**What you are asked to do**
Find the line with "BB9 (broadband seismometer)" in the entries below. Repeat it, every following line, and the line with "Survey records give MON-06: 14.6149°S, 33.5253°E", exactly and with nothing added.

Dataset entries
▶

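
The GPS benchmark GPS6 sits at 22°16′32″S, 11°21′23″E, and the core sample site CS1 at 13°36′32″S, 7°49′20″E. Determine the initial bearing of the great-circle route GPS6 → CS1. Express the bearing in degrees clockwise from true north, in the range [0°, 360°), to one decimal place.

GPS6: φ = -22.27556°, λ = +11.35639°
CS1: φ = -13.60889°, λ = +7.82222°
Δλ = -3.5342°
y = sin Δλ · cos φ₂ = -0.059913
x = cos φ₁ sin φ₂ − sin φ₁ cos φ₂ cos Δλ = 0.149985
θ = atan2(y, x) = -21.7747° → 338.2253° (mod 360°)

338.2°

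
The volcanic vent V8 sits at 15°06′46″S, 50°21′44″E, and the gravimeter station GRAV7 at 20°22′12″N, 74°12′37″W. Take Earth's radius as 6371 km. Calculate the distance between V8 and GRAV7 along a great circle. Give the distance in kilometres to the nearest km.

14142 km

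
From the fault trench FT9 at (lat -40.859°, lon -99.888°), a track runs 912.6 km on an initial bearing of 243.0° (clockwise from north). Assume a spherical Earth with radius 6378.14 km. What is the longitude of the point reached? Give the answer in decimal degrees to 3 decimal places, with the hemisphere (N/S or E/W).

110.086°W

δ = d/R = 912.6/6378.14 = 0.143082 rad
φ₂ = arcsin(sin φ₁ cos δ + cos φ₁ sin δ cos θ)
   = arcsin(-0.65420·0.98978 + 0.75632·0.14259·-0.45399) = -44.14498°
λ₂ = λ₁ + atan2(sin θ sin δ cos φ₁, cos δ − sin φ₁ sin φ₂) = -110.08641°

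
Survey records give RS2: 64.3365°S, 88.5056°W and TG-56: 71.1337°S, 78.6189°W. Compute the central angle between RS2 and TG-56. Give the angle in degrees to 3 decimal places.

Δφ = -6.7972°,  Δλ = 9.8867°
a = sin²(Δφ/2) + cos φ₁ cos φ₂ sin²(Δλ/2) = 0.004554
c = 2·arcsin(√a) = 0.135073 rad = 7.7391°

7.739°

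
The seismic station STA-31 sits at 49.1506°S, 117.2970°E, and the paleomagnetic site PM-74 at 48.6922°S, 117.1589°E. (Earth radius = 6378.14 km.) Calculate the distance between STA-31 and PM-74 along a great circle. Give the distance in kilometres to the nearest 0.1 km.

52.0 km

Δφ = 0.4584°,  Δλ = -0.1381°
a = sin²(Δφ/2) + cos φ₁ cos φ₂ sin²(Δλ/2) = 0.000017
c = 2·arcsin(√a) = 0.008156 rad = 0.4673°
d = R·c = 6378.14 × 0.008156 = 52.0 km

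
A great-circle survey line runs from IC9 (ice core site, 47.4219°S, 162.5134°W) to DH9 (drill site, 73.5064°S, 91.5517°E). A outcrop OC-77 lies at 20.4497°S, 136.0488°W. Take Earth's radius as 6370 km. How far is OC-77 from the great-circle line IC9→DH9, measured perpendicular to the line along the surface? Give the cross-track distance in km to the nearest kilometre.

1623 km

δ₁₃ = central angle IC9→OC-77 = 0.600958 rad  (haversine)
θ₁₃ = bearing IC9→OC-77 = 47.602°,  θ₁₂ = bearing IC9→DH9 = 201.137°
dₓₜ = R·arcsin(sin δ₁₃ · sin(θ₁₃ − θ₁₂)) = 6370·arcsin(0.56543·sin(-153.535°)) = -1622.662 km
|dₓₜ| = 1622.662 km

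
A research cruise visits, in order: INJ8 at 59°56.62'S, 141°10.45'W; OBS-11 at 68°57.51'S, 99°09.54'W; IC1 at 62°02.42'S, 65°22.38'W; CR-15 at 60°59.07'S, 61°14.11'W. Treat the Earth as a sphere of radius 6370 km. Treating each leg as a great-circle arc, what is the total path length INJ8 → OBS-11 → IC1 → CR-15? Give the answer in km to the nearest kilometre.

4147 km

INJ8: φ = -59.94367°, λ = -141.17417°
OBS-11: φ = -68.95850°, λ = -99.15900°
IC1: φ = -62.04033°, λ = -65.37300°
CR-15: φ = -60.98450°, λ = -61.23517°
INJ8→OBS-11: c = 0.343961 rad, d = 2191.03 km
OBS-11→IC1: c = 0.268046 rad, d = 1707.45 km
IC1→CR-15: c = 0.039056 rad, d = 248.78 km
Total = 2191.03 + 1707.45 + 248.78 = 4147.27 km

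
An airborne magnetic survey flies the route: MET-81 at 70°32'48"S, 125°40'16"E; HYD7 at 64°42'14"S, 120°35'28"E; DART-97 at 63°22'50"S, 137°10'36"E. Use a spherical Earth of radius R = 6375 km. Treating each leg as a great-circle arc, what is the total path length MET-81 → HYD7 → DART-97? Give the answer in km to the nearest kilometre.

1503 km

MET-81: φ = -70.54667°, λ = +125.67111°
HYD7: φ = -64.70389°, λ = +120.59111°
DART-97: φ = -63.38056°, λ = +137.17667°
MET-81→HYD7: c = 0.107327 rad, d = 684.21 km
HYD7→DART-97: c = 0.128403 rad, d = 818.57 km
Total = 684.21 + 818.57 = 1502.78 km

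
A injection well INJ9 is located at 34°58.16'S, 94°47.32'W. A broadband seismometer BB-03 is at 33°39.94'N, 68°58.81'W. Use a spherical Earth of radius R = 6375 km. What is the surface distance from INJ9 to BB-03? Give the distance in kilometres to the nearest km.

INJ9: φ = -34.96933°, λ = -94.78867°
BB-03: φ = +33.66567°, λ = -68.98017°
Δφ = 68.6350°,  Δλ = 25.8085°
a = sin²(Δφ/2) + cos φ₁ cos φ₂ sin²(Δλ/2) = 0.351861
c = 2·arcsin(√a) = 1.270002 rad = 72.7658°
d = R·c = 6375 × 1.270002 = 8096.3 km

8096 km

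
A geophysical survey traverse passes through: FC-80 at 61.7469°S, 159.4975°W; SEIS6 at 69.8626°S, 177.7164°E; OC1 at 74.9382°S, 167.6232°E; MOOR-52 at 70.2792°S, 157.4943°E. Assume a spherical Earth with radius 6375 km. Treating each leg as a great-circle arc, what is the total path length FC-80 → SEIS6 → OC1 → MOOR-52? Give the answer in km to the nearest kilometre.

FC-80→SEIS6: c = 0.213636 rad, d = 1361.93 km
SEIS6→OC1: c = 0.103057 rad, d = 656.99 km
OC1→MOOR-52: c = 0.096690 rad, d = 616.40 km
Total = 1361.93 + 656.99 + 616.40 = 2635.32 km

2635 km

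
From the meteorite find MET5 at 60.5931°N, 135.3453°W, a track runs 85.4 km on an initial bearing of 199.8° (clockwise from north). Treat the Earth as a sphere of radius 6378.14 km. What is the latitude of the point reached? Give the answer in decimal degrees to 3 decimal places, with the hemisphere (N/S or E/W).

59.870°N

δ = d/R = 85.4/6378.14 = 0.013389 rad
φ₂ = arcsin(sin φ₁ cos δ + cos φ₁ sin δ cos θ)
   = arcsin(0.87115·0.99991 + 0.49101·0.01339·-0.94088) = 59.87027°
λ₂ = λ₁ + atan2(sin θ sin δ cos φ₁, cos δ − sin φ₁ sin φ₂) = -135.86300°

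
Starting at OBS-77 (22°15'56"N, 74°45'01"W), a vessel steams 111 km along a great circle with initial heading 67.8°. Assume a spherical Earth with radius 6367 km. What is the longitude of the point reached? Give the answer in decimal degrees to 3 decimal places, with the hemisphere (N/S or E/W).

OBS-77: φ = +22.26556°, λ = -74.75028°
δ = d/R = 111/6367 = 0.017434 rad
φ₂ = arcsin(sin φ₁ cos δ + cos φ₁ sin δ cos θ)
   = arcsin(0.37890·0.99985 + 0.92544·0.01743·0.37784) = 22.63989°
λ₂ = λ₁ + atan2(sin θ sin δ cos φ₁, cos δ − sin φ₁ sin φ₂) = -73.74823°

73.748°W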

◀
▶

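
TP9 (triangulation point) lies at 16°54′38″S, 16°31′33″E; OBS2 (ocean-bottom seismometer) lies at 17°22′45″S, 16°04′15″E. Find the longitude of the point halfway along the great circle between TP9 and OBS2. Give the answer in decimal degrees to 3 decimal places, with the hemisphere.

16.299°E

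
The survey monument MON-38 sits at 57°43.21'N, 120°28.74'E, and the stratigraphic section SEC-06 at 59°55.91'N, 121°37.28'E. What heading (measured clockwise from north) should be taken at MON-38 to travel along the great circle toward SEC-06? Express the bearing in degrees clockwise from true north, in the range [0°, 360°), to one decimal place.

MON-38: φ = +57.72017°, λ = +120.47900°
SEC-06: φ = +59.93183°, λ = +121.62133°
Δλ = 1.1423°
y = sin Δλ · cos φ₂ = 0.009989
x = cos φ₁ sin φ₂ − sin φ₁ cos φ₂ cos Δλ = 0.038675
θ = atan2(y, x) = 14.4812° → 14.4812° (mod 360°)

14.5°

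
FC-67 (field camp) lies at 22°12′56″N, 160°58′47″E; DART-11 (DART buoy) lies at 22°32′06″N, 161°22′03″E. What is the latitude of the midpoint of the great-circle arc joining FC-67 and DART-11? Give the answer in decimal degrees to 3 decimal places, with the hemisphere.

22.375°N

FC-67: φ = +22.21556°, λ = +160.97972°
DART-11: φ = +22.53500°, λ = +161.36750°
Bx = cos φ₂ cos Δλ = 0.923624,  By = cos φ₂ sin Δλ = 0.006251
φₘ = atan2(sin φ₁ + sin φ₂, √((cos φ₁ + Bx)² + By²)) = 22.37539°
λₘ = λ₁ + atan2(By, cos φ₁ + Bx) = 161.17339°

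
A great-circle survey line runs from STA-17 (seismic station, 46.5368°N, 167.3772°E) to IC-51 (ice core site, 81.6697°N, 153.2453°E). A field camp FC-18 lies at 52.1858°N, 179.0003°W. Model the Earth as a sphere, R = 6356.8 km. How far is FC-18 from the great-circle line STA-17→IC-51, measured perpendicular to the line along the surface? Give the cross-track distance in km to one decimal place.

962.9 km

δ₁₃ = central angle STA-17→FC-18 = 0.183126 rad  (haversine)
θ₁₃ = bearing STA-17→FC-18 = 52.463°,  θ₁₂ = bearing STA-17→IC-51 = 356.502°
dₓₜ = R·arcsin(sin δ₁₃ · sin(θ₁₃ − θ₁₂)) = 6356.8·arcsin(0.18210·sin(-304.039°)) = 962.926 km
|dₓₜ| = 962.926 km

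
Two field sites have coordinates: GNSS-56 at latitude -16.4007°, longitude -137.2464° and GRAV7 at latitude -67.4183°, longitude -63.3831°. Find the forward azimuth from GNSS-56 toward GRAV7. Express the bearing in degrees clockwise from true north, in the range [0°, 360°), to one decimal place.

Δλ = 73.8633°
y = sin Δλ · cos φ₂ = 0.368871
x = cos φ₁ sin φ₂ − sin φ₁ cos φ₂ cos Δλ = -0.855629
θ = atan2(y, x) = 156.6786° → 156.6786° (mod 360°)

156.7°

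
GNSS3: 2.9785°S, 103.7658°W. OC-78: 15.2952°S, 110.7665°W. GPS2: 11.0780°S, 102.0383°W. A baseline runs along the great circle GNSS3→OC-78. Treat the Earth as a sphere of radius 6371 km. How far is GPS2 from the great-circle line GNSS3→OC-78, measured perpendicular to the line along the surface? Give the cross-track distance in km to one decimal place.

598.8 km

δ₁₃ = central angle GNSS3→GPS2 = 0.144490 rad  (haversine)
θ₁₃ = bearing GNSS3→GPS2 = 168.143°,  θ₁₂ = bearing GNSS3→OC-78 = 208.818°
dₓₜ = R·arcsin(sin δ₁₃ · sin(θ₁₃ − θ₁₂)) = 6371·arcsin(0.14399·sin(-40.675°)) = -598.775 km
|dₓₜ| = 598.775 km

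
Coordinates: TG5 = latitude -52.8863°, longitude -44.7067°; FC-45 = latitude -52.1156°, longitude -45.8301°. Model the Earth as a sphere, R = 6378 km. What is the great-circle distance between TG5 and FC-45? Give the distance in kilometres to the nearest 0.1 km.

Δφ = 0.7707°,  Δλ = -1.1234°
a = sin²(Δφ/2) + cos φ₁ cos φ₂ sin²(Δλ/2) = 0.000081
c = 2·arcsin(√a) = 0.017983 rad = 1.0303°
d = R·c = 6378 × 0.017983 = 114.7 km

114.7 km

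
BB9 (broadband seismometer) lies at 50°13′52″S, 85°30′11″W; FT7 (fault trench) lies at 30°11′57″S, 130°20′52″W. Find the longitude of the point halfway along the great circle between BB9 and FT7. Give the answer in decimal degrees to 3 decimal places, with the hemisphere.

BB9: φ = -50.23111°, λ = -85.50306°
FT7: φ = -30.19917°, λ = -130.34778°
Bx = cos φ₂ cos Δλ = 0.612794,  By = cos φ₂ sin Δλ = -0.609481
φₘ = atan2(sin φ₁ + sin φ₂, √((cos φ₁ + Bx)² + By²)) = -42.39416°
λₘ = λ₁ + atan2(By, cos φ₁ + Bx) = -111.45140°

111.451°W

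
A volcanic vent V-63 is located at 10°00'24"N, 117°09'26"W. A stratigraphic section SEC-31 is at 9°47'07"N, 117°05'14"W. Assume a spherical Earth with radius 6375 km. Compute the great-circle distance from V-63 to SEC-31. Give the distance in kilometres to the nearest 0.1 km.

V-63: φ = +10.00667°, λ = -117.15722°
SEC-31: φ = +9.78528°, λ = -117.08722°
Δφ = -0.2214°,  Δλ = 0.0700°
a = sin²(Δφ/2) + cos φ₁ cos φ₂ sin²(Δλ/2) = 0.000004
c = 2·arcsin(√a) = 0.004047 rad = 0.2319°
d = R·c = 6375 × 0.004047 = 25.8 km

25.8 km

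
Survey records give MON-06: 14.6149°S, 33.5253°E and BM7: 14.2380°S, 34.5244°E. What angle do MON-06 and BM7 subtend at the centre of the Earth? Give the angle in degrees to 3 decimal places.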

◀
▶

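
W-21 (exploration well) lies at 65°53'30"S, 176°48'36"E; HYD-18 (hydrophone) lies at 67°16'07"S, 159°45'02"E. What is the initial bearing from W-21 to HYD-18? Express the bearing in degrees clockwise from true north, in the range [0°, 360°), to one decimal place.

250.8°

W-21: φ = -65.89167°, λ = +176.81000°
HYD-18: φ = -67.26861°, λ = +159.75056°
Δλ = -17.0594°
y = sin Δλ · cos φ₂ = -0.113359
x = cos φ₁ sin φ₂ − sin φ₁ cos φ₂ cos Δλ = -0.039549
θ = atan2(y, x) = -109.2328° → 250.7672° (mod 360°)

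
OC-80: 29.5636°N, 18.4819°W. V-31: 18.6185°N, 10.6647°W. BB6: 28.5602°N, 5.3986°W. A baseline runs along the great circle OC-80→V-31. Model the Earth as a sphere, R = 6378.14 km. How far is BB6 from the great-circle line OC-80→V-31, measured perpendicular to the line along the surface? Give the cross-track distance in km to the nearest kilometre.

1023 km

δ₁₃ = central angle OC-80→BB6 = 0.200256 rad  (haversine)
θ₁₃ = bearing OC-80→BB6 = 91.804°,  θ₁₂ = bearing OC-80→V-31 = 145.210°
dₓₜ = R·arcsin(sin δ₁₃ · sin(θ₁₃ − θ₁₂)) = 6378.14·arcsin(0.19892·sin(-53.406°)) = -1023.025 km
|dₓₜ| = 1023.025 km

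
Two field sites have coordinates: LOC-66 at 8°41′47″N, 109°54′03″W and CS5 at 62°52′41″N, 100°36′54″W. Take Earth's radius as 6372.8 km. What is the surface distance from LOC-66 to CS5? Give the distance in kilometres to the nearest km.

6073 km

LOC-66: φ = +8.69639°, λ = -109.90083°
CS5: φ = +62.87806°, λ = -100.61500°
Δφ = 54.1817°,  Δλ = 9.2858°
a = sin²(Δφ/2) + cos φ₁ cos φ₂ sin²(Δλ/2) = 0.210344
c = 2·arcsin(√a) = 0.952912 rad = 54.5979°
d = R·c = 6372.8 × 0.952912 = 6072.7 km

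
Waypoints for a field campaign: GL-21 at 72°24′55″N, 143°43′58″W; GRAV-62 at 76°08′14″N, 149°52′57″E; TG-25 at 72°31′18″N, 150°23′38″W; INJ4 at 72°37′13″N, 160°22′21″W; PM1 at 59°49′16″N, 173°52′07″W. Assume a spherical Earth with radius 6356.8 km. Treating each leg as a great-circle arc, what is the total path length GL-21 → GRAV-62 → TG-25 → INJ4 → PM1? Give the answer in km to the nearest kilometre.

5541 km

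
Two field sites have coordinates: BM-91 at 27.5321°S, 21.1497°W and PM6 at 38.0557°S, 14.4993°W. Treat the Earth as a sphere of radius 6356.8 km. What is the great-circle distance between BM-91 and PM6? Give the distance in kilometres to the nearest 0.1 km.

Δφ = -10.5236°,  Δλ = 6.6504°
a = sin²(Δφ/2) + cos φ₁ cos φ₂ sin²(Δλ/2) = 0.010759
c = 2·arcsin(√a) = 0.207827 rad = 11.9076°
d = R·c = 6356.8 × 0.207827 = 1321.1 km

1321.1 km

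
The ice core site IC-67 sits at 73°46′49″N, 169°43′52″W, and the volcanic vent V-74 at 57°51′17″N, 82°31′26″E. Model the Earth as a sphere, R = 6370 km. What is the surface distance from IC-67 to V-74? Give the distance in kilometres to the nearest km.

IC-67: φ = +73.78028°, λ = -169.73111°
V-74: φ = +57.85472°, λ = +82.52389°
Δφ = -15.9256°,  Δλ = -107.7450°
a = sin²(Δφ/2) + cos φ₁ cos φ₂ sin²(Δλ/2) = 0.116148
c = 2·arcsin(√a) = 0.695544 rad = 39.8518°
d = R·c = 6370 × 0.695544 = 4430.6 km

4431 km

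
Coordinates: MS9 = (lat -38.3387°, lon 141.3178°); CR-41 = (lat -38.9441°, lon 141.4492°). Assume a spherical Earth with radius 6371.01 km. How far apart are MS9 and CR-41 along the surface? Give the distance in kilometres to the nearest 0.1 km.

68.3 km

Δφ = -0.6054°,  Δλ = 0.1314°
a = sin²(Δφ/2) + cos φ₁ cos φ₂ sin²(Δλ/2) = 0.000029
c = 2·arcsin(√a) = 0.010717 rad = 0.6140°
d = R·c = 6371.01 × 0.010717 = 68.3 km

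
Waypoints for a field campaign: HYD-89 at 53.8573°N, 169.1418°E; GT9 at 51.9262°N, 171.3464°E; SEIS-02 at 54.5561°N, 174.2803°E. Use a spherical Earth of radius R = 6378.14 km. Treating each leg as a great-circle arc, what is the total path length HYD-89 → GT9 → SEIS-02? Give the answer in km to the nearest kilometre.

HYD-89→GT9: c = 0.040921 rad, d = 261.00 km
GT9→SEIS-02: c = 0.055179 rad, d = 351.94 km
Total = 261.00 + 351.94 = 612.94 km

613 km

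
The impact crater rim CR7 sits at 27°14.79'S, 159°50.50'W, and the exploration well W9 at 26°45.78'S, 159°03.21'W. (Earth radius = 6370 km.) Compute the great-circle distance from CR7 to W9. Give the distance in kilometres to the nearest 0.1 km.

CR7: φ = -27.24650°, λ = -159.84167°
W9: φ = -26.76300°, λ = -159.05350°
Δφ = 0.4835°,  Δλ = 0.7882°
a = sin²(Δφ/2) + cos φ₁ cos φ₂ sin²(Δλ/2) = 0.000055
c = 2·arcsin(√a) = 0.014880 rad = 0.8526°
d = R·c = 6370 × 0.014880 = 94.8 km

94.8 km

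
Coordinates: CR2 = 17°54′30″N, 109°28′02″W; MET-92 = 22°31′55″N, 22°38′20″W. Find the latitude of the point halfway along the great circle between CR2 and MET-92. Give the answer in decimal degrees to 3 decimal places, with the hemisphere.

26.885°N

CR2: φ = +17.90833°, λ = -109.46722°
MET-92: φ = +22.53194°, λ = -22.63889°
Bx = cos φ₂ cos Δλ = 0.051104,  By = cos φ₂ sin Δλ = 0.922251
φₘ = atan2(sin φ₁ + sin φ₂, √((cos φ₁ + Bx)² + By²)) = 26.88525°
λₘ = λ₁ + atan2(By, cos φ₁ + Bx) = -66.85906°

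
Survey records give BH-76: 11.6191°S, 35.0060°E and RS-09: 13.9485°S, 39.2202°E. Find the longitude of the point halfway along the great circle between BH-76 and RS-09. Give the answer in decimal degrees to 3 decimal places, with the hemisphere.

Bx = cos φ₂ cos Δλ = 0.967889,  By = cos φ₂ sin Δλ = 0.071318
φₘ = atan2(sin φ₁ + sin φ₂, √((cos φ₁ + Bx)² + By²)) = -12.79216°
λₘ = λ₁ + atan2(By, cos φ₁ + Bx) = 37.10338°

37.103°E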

◀

**Solution to this task**
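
BB9 (broadband seismometer) lies at 50°13′52″S, 85°30′11″W; FT7 (fault trench) lies at 30°11′57″S, 130°20′52″W. Find the longitude of the point halfway along the great circle between BB9 and FT7. Give the answer in decimal degrees to 3 decimal places, with the hemisphere.

BB9: φ = -50.23111°, λ = -85.50306°
FT7: φ = -30.19917°, λ = -130.34778°
Bx = cos φ₂ cos Δλ = 0.612794,  By = cos φ₂ sin Δλ = -0.609481
φₘ = atan2(sin φ₁ + sin φ₂, √((cos φ₁ + Bx)² + By²)) = -42.39416°
λₘ = λ₁ + atan2(By, cos φ₁ + Bx) = -111.45140°

111.451°W

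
A volcanic vent V-63 is located at 10°00'24"N, 117°09'26"W. A stratigraphic section SEC-31 is at 9°47'07"N, 117°05'14"W. Assume a spherical Earth with radius 6375 km. Compute the great-circle distance from V-63 to SEC-31. Give the distance in kilometres to the nearest 0.1 km.

V-63: φ = +10.00667°, λ = -117.15722°
SEC-31: φ = +9.78528°, λ = -117.08722°
Δφ = -0.2214°,  Δλ = 0.0700°
a = sin²(Δφ/2) + cos φ₁ cos φ₂ sin²(Δλ/2) = 0.000004
c = 2·arcsin(√a) = 0.004047 rad = 0.2319°
d = R·c = 6375 × 0.004047 = 25.8 km

25.8 km

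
Survey records give MON-06: 14.6149°S, 33.5253°E and BM7: 14.2380°S, 34.5244°E. What angle do MON-06 and BM7 subtend at the centre of the Earth? Give the angle in degrees to 3 decimal places.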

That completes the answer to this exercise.